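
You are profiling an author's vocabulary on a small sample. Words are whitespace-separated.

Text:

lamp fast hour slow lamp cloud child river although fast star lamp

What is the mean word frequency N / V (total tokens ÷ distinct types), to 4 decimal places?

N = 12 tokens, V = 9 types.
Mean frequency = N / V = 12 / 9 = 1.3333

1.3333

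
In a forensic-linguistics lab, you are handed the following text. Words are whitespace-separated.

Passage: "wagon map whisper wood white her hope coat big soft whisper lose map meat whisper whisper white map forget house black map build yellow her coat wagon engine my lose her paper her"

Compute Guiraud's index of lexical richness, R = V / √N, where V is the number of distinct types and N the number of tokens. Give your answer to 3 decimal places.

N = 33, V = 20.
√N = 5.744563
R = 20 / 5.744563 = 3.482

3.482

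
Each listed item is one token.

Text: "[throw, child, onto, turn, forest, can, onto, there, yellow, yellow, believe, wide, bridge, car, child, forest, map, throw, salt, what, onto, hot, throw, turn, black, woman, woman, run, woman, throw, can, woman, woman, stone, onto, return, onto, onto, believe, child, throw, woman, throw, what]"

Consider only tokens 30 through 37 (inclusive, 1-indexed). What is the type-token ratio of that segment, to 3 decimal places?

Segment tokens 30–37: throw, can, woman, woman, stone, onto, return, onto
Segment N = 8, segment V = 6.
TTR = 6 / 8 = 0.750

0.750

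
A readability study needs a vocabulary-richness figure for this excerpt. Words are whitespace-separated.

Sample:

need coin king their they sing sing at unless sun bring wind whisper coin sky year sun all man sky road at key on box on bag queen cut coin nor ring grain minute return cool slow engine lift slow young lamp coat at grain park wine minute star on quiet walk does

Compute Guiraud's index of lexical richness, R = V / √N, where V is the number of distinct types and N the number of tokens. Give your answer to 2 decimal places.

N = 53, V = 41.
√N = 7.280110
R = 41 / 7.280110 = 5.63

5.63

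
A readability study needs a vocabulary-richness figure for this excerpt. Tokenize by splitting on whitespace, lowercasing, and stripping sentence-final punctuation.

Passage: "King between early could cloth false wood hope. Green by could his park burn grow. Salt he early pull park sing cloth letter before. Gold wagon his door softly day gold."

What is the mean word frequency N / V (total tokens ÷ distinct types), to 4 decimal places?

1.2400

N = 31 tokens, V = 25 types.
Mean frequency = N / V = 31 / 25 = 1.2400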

Exercise brief: Only the number should be given: the count of lines above that hold the word "star".

Answer area: 2